#### Exercise
Nothing in the data is to be left out; copy it exactly.

#### Exercise materials
----

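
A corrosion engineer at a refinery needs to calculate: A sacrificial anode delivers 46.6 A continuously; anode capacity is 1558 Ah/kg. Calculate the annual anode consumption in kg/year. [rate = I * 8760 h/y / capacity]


Annual consumption = current * hours per year / capacity
Rate = 46.6 * 8760 / 1558 = 262.0 kg/year

262.0 kg/year


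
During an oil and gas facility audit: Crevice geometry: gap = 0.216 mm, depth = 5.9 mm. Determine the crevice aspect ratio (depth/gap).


Aspect ratio = depth / gap
Ratio = 5.9 / 0.216 = 27.3

27.3


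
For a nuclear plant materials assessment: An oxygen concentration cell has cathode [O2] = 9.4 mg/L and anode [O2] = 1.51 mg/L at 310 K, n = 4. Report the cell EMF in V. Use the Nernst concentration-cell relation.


Apply the Nernst concentration-cell relation: E = (RT/nF)*ln(C_cathode/C_anode)
RT/nF = 8.314*310/(4*96485) = 0.00667808 V
ln(9.4/1.51) = 1.8286
E = 0.00667808 * 1.8286 = 0.01221 V

0.01221 V


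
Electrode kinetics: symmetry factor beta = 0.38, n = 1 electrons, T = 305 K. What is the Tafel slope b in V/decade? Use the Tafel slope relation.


Apply the Tafel slope relation: b = 2.303*R*T/(beta*n*F)
Numerator: 2.303 * 8.314 * 305 = 5839.88
Denominator: 0.38 * 1 * 96485 = 36664.3
b = 5839.88 / 36664.3 = 0.159 V/decade

0.159 V/decade


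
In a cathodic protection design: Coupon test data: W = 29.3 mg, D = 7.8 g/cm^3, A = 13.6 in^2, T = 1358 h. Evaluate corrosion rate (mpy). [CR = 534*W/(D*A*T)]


Apply the mpy weight-loss relation: CR = 534 * W / (D * A * T)
Numerator: 534 * 29.3 = 15646.2
Denominator: 7.8 * 13.6 * 1358 = 144056.64
CR = 15646.2 / 144056.64 = 0.10861 mpy

0.10861 mpy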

----

#### Task answer
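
A corrosion engineer at a refinery needs to calculate: A sacrificial anode delivers 46.6 A continuously; anode capacity is 1558 Ah/kg. Calculate the annual anode consumption in kg/year. [rate = I * 8760 h/y / capacity]


Annual consumption = current * hours per year / capacity
Rate = 46.6 * 8760 / 1558 = 262.0 kg/year

262.0 kg/year


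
During an oil and gas facility audit: Crevice geometry: gap = 0.216 mm, depth = 5.9 mm. Determine the crevice aspect ratio (depth/gap).


Aspect ratio = depth / gap
Ratio = 5.9 / 0.216 = 27.3

27.3


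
For a nuclear plant materials assessment: An oxygen concentration cell has cathode [O2] = 9.4 mg/L and anode [O2] = 1.51 mg/L at 310 K, n = 4. Report the cell EMF in V. Use the Nernst concentration-cell relation.


Apply the Nernst concentration-cell relation: E = (RT/nF)*ln(C_cathode/C_anode)
RT/nF = 8.314*310/(4*96485) = 0.00667808 V
ln(9.4/1.51) = 1.8286
E = 0.00667808 * 1.8286 = 0.01221 V

0.01221 V


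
Electrode kinetics: symmetry factor beta = 0.38, n = 1 electrons, T = 305 K. What is the Tafel slope b in V/decade? Use the Tafel slope relation.


Apply the Tafel slope relation: b = 2.303*R*T/(beta*n*F)
Numerator: 2.303 * 8.314 * 305 = 5839.88
Denominator: 0.38 * 1 * 96485 = 36664.3
b = 5839.88 / 36664.3 = 0.159 V/decade

0.159 V/decade


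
In a cathodic protection design: Coupon test data: W = 29.3 mg, D = 7.8 g/cm^3, A = 13.6 in^2, T = 1358 h. Evaluate corrosion rate (mpy). [CR = 534*W/(D*A*T)]


Apply the mpy weight-loss relation: CR = 534 * W / (D * A * T)
Numerator: 534 * 29.3 = 15646.2
Denominator: 7.8 * 13.6 * 1358 = 144056.64
CR = 15646.2 / 144056.64 = 0.10861 mpy

0.10861 mpy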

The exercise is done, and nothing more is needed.